Leave out all lines before the one containing "396 kernels from", and copy that line and all the rest below it exactly.

◆ ◆ ◆ ◆ ◆ ◆ ◆

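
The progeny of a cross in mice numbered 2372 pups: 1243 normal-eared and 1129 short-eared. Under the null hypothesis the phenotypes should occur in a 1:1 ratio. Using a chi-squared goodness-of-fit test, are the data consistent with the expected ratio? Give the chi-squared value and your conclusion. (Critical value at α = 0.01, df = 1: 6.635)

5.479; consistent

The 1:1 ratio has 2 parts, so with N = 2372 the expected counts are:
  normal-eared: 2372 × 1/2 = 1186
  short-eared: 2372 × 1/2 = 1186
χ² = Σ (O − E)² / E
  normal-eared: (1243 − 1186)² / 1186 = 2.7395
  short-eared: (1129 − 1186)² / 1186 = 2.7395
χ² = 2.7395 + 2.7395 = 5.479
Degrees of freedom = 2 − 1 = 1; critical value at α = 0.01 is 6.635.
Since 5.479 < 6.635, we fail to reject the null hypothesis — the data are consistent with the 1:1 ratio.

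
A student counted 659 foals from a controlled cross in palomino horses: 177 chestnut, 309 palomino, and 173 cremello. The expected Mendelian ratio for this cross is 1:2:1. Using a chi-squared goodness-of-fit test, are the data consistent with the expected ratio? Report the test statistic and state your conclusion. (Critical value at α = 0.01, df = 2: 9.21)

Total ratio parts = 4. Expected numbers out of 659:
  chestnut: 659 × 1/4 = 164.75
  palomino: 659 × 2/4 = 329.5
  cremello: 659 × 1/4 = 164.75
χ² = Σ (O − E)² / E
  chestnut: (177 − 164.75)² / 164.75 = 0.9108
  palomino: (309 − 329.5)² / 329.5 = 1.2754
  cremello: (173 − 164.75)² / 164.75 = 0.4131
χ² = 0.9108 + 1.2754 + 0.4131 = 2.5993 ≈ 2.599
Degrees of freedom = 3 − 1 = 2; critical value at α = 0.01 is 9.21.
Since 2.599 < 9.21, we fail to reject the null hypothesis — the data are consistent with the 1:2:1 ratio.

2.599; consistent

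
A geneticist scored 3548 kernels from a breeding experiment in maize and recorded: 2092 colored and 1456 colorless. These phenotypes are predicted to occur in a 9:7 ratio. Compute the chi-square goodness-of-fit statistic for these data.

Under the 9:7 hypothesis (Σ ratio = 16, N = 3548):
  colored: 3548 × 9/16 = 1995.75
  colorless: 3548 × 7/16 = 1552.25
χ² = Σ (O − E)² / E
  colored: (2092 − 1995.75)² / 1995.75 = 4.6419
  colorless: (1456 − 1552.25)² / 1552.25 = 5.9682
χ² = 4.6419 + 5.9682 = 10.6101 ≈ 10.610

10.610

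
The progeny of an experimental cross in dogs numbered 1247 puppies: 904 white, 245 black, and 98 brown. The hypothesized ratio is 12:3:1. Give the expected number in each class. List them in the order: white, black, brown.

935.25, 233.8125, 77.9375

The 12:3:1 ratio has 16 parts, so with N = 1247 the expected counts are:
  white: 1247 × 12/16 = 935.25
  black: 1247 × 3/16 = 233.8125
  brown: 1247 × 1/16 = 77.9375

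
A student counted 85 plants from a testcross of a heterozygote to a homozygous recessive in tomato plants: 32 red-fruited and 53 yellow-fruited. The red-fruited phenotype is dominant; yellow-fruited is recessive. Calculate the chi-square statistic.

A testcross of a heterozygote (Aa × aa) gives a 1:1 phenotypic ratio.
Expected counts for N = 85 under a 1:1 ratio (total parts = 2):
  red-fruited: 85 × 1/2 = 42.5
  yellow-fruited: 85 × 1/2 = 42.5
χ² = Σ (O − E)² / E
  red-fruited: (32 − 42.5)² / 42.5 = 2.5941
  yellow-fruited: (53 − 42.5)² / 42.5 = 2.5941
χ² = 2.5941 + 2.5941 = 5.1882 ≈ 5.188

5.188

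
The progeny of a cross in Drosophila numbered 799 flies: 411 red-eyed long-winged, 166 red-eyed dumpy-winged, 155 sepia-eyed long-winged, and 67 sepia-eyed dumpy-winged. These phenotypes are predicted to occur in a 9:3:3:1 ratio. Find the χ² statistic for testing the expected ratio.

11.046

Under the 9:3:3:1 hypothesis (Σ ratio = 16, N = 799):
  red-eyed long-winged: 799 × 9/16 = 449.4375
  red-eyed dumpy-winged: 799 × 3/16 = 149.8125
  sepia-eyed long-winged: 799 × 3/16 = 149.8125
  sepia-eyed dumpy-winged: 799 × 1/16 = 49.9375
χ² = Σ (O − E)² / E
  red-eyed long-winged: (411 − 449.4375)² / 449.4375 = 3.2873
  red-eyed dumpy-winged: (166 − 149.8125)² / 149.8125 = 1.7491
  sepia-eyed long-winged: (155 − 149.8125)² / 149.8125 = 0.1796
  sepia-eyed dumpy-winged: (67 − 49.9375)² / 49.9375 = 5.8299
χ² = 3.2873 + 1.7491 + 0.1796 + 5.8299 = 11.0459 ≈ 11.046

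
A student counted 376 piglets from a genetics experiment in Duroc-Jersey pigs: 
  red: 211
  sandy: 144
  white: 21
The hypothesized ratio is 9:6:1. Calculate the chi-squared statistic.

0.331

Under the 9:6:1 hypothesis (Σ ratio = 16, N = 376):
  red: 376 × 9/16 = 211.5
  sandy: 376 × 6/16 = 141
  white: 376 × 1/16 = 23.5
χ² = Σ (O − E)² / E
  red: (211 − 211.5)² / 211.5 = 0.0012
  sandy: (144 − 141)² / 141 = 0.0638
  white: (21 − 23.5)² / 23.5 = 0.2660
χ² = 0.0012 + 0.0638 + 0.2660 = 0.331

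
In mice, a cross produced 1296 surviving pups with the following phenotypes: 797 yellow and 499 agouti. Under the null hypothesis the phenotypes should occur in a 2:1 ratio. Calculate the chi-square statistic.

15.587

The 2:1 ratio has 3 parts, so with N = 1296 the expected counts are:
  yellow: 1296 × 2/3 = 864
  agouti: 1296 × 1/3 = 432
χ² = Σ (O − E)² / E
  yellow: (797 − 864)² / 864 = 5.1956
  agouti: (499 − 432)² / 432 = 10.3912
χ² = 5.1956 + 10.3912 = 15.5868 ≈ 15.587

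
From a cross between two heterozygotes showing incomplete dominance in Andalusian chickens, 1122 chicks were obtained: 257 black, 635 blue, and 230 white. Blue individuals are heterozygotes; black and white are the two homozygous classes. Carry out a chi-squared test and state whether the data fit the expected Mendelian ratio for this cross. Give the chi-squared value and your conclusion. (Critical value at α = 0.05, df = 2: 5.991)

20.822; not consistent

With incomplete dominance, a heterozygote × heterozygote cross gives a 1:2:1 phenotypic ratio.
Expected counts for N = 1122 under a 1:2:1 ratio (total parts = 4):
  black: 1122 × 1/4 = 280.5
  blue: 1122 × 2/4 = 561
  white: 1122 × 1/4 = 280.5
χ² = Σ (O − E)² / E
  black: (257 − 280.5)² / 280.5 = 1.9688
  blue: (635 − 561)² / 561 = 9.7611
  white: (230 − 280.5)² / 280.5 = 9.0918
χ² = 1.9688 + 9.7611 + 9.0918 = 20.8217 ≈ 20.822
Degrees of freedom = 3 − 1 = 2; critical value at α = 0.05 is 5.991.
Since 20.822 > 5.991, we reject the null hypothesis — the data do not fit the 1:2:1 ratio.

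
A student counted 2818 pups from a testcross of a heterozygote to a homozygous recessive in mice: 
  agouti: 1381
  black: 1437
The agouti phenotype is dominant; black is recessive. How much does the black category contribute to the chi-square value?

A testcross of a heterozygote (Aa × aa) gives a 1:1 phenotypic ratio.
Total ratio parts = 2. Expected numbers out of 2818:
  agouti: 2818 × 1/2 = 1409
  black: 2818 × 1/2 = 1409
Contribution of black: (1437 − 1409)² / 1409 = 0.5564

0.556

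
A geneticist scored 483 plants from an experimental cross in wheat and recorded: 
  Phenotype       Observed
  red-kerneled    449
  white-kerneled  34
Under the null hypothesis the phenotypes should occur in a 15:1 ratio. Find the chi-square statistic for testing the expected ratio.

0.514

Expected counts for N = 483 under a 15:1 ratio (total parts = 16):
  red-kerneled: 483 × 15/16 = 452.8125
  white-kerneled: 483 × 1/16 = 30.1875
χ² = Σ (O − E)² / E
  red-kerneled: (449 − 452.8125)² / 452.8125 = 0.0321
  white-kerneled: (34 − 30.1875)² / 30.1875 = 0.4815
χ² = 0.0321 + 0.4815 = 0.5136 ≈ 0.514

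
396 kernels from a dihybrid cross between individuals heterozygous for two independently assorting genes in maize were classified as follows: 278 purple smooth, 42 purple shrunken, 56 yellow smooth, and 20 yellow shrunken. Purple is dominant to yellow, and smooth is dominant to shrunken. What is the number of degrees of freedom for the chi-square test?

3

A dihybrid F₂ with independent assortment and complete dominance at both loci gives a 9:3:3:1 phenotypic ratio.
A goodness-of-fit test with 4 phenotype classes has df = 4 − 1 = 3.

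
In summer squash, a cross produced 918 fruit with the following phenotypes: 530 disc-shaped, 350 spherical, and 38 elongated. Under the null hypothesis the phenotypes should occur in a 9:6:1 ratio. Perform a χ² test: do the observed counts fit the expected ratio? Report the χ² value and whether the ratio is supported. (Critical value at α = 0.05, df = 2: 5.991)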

◆ ◆ ◆ ◆ ◆ ◆ ◆

### SOLUTION TO THE EXERCISE
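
396 kernels from a dihybrid cross between individuals heterozygous for two independently assorting genes in maize were classified as follows: 278 purple smooth, 42 purple shrunken, 56 yellow smooth, and 20 yellow shrunken. Purple is dominant to yellow, and smooth is dominant to shrunken. What is the number of degrees of freedom for the chi-square test?

3

A dihybrid F₂ with independent assortment and complete dominance at both loci gives a 9:3:3:1 phenotypic ratio.
A goodness-of-fit test with 4 phenotype classes has df = 4 − 1 = 3.

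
In summer squash, a cross produced 918 fruit with the following phenotypes: 530 disc-shaped, 350 spherical, and 38 elongated. Under the null hypothesis the phenotypes should occur in a 9:6:1 ratio. Perform a χ² test: do the observed counts fit the expected ratio? Report the χ² value and whether the ratio is supported. (Critical value at α = 0.05, df = 2: 5.991)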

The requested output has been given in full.